*Directions for this task*
Please reproduce the listing in its entirety, exactly as shown.

*Exercise input*
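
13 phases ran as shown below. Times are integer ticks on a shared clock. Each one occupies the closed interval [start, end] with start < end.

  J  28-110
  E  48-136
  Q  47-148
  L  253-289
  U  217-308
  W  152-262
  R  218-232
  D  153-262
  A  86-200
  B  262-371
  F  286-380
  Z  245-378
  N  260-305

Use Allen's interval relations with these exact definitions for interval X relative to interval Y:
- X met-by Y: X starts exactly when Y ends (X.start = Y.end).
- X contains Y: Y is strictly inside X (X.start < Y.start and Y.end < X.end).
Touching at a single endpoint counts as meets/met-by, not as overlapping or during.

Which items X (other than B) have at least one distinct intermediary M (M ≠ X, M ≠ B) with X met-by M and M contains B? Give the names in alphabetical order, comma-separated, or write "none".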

*Your response*
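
13 phases ran as shown below. Times are integer ticks on a shared clock. Each one occupies the closed interval [start, end] with start < end.

  J  28-110
  E  48-136
  Q  47-148
  L  253-289
  U  217-308
  W  152-262
  R  218-232
  D  153-262
  A  86-200
  B  262-371
  F  286-380
  Z  245-378
  N  260-305

Use Allen's interval relations with these exact definitions for interval X relative to interval Y:
- X met-by Y: X starts exactly when Y ends (X.start = Y.end).
- X contains Y: Y is strictly inside X (X.start < Y.start and Y.end < X.end).
Touching at a single endpoint counts as meets/met-by, not as overlapping or during.

Which items X (other than B) have at least one distinct intermediary M (M ≠ X, M ≠ B) with X met-by M and M contains B? Give the names in alphabetical order, comma-separated, or write "none".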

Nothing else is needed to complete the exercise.